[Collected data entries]
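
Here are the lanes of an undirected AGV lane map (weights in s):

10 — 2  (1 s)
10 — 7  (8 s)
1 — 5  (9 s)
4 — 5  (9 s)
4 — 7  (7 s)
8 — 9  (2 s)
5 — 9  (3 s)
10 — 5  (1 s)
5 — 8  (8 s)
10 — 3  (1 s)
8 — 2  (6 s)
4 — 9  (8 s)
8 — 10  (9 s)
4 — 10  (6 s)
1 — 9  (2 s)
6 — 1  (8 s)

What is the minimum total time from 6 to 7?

22 s

Enumerating some paths:
6–1–9–5–10–7: 8+2+3+1+8 = 22
6–1–5–10–7: 8+9+1+8 = 26
6–1–9–4–7: 8+2+8+7 = 25
6–1–9–8–2–10–7: 8+2+2+6+1+8 = 27
The minimum is 22 s via 6–1–9–5–10–7.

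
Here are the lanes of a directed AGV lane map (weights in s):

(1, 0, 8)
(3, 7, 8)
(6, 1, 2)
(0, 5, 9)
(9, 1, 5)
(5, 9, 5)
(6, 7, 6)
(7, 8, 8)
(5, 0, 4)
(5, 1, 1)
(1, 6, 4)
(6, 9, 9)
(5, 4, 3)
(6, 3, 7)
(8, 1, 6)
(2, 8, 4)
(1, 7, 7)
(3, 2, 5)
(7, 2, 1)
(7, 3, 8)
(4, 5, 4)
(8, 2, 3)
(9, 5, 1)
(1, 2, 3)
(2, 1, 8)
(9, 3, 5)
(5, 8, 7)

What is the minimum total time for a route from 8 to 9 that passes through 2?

24 s

Shortest 8→2: 8 → 2 = 3
Shortest 2→9: 2 → 1 → 6 → 9 = 21
Total via 2: 3 + 21 = 24 s.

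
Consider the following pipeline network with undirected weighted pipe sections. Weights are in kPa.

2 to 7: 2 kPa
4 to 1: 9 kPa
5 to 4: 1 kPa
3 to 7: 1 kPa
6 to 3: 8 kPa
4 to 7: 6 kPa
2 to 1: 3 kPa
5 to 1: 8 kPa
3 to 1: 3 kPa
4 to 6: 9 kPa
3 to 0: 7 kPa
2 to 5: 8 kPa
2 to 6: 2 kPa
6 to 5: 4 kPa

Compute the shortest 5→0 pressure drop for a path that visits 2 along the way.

16 kPa

Best 5 to 2: 5–6–2 costing 6
Best 2 to 0: 2–7–3–0 costing 10
Total via 2: 6 + 10 = 16 kPa.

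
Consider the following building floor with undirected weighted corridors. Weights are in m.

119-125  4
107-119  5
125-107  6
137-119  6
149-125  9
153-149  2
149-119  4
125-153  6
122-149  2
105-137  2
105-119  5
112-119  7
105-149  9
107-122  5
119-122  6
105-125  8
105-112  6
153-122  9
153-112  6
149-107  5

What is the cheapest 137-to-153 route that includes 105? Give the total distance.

13 m

Shortest 137→105: 137–105 = 2
Shortest 105→153: 105–149–153 = 11
Total via 105: 2 + 11 = 13 m.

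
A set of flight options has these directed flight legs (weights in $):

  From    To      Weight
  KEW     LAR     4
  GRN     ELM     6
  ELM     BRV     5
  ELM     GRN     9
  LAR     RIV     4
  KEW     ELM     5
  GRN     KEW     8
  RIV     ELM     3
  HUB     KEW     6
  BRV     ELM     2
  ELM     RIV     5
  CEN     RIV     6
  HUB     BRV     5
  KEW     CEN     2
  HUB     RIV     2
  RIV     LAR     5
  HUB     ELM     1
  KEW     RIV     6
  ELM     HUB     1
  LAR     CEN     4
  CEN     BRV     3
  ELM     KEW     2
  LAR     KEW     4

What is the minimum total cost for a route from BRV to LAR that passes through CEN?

$17

Best BRV to CEN: BRV–ELM–KEW–CEN costing 6
Best CEN to LAR: CEN–RIV–LAR costing 11
Total via CEN: 6 + 11 = $17.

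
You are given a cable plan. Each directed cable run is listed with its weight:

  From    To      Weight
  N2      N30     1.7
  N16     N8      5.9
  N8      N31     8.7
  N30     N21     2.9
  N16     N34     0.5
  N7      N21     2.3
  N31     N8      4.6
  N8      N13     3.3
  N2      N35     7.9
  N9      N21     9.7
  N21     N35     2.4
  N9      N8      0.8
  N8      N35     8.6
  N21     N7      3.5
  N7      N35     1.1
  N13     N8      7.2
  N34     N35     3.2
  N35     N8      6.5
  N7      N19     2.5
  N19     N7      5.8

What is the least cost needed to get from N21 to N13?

Running Dijkstra from N21:
N21: 0
N35: 2.4  (via N21)
N7: 3.5  (via N21)
N19: 6  (via N7)
N8: 8.9  (via N35)
N13: 12.2  (via N8)
Shortest route: N21–N35–N8–N13 = 12.2.

12.2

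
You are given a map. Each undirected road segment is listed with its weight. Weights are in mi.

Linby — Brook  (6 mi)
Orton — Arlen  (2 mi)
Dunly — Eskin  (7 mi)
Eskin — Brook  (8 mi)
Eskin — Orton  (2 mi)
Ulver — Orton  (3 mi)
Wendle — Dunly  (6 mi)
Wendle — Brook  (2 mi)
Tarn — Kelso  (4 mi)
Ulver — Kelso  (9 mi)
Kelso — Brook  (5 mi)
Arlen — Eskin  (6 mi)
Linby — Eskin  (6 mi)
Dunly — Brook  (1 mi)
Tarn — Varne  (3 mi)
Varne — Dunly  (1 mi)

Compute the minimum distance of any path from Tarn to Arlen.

15 mi

Running Dijkstra from Tarn:
Tarn: 0
Varne: 3  (via Tarn)
Dunly: 4  (via Varne)
Kelso: 4  (via Tarn)
Brook: 5  (via Dunly)
Wendle: 7  (via Brook)
Linby: 11  (via Brook)
Eskin: 11  (via Dunly)
Orton: 13  (via Eskin)
Ulver: 13  (via Kelso)
Arlen: 15  (via Orton)
Shortest route: Tarn → Varne → Dunly → Eskin → Orton → Arlen = 15 mi.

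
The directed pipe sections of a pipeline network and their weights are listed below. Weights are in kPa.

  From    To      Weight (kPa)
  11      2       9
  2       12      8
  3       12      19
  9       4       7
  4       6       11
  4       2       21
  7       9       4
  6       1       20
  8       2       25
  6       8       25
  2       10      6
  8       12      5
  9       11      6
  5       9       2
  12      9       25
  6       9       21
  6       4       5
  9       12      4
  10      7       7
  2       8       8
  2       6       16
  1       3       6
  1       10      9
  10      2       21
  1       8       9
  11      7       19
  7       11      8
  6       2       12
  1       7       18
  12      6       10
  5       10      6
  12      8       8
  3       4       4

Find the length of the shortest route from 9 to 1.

Compare a few routes:
9–12–6–1: 4+10+20 = 34
9–4–6–1: 7+11+20 = 38
9–11–2–6–1: 6+9+16+20 = 51
The minimum is 34 kPa via 9–12–6–1.

34 kPa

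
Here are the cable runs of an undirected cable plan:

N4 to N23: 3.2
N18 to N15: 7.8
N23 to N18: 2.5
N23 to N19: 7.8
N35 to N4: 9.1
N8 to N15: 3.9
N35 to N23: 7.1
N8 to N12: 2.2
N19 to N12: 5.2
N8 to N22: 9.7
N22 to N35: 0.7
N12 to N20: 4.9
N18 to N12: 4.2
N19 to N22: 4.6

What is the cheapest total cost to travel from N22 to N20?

Settle nodes by increasing distance from N22:
N22: 0
N35: 0.7  (via N22)
N19: 4.6  (via N22)
N23: 7.8  (via N35)
N8: 9.7  (via N22)
N12: 9.8  (via N19)
N4: 9.8  (via N35)
N18: 10.3  (via N23)
N15: 13.6  (via N8)
N20: 14.7  (via N12)
Shortest route: N22–N19–N12–N20 = 14.7.

14.7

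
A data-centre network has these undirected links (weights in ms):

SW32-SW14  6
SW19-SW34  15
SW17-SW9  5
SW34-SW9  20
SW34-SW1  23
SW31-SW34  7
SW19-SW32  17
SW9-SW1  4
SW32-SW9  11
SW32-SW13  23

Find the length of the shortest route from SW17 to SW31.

32 ms

Settle nodes by increasing distance from SW17:
SW17: 0
SW9: 5  (via SW17)
SW1: 9  (via SW9)
SW32: 16  (via SW9)
SW14: 22  (via SW32)
SW34: 25  (via SW9)
SW31: 32  (via SW34)
Shortest route: SW17 → SW9 → SW34 → SW31 = 32 ms.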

EXERCISE INSTRUCTIONS
Whenever the string "listed" turns up in a line of the data, copy that line.

COMPLETED TASK
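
You are given a cable plan. Each directed cable run is listed with its weight:
You are given a map. Each undirected road segment is listed with its weight. Weights are in mi.
The directed pipe sections of a pipeline network and their weights are listed below. Weights are in kPa.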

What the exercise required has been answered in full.